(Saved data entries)
"""
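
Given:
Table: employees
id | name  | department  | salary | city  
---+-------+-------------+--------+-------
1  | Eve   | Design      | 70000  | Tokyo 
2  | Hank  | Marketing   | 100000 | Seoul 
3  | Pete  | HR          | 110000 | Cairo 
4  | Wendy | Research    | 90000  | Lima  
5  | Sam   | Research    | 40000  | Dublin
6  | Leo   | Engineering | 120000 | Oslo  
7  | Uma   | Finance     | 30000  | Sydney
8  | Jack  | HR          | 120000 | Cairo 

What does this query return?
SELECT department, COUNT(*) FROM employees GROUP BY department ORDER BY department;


Assigning each row to its department group:
  Eve -> Design
  Hank -> Marketing
  Pete -> HR
  Wendy -> Research
  Sam -> Research
  Leo -> Engineering
  Uma -> Finance
  Jack -> HR


6 groups:
Design, 1
Engineering, 1
Finance, 1
HR, 2
Marketing, 1
Research, 2


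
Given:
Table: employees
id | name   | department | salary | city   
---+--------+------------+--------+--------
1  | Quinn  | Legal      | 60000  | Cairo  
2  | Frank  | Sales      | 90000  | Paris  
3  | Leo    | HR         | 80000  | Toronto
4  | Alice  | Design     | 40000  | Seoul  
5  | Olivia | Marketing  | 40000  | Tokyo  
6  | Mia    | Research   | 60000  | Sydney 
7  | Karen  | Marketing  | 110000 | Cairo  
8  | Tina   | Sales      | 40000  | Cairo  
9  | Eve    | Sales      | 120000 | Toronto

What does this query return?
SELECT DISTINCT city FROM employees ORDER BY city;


All 'city' values (row order): Cairo, Paris, Toronto, Seoul, Tokyo, Sydney, Cairo, Cairo, Toronto
Removing duplicates leaves 6 unique value(s).

6 values:
Cairo
Paris
Seoul
Sydney
Tokyo
Toronto


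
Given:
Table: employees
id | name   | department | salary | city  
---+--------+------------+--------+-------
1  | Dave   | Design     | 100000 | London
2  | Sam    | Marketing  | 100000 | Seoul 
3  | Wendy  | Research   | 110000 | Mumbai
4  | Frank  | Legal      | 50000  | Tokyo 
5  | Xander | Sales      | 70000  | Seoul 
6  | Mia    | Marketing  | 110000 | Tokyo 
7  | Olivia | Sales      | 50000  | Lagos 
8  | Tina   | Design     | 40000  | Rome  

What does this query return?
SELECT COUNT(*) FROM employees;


COUNT(*) counts all rows

8


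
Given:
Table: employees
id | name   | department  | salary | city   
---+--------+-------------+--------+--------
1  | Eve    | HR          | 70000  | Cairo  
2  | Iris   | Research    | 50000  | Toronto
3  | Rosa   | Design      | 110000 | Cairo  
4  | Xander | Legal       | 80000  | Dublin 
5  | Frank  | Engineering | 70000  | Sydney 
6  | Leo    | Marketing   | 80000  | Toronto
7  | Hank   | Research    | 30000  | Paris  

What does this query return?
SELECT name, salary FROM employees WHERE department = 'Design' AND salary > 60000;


Filtering: department = 'Design' AND salary > 60000
Matching: 1 rows

1 rows:
Rosa, 110000


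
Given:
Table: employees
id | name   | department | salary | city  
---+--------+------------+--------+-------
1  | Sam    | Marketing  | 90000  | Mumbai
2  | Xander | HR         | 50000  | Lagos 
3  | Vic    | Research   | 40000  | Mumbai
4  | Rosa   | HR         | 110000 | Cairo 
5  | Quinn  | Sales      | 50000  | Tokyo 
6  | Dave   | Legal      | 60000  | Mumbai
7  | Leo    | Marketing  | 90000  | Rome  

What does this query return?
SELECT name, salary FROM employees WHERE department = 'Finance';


Filtering: department = 'Finance'
Matching rows: 0

Empty result set (0 rows)


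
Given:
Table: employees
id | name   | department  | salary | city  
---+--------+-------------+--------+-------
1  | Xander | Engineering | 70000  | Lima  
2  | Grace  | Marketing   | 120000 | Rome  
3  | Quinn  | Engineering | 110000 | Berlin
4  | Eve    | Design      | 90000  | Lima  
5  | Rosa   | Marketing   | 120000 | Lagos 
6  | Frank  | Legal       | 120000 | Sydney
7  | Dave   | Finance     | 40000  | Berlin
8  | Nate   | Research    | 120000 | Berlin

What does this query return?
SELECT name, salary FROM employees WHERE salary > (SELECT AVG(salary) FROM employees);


Subquery: AVG(salary) = 98750.0
Filtering: salary > 98750.0
  Grace (120000) -> MATCH
  Quinn (110000) -> MATCH
  Rosa (120000) -> MATCH
  Frank (120000) -> MATCH
  Nate (120000) -> MATCH


5 rows:
Grace, 120000
Quinn, 110000
Rosa, 120000
Frank, 120000
Nate, 120000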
"""
# [WHAT YOU ARE ASKED TO DO]
Locate the word "Dave" in the data above. Copy every line carrying it.

# [RESULT FOR THIS TASK]
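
1  | Dave   | Design     | 100000 | London
6  | Dave   | Legal      | 60000  | Mumbai
7  | Dave   | Finance     | 40000  | Berlin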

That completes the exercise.